### Exercise aim
Repeat only the lines below from the one containing "The assignment-weight table" through the one containing "weight of assigning", inclusive, exactly as written.

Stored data
══════

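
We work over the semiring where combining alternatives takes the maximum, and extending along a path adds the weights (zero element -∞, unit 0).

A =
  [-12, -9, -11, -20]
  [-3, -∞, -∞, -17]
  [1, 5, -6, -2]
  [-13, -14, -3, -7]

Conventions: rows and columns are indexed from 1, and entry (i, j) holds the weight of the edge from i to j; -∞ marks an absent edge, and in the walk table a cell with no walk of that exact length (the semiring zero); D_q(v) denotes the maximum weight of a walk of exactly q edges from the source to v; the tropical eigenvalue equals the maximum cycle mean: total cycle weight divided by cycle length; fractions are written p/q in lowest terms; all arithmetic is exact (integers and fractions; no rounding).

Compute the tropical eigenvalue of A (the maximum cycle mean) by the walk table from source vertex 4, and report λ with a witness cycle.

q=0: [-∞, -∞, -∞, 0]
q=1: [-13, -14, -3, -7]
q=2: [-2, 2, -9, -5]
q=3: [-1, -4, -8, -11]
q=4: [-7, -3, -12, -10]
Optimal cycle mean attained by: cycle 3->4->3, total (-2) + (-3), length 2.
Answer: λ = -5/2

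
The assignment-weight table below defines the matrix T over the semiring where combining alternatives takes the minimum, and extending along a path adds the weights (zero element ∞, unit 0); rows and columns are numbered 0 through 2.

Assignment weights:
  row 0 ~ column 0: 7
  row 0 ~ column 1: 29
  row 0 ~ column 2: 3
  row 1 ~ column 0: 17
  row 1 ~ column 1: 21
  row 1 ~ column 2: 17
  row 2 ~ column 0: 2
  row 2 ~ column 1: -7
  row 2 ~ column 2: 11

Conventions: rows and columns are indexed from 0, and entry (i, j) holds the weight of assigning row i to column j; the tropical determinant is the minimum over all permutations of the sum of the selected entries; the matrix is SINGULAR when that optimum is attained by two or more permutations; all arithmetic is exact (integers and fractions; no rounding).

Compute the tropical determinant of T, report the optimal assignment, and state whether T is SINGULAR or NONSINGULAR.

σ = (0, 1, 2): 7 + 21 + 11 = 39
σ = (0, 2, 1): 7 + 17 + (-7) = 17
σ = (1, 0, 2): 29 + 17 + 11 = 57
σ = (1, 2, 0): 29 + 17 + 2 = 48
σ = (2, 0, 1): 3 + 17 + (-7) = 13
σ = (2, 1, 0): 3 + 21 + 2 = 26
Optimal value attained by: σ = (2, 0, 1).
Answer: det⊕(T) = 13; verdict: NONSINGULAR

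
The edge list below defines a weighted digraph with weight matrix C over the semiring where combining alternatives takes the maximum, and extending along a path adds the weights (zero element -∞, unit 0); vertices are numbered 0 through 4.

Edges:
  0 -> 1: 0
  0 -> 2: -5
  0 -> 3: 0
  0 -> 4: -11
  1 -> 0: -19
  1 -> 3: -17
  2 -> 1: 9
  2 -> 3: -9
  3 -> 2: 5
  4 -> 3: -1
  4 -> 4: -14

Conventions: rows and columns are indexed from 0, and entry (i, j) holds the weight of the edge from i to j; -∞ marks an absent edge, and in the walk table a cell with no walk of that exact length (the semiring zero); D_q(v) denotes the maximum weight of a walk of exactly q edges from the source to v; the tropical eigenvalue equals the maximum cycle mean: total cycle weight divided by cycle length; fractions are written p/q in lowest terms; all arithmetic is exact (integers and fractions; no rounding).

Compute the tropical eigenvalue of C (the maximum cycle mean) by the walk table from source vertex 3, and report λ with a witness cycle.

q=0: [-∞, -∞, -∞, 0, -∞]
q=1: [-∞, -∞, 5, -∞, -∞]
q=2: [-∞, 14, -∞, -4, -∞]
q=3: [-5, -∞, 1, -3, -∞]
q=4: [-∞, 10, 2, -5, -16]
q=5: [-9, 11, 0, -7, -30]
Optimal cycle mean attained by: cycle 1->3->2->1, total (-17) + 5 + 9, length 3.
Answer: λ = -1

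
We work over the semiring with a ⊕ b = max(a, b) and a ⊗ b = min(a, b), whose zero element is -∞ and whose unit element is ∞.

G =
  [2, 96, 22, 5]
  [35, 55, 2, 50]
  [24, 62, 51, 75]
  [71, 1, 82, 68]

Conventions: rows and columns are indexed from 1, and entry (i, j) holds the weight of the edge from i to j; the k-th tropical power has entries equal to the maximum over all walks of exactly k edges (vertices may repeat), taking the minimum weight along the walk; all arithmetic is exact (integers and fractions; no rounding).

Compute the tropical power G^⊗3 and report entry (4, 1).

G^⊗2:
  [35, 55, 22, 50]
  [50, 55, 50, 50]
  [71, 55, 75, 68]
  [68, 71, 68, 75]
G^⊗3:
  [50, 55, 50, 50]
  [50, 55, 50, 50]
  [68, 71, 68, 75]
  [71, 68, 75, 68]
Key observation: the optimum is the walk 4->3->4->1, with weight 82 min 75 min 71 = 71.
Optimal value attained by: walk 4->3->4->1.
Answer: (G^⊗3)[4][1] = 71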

══════

### Result of this exercise
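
The assignment-weight table below defines the matrix T over the semiring where combining alternatives takes the minimum, and extending along a path adds the weights (zero element ∞, unit 0); rows and columns are numbered 0 through 2.

Assignment weights:
  row 0 ~ column 0: 7
  row 0 ~ column 1: 29
  row 0 ~ column 2: 3
  row 1 ~ column 0: 17
  row 1 ~ column 1: 21
  row 1 ~ column 2: 17
  row 2 ~ column 0: 2
  row 2 ~ column 1: -7
  row 2 ~ column 2: 11

Conventions: rows and columns are indexed from 0, and entry (i, j) holds the weight of assigning row i to column j; the tropical determinant is the minimum over all permutations of the sum of the selected entries; the matrix is SINGULAR when that optimum is attained by two or more permutations; all arithmetic is exact (integers and fractions; no rounding).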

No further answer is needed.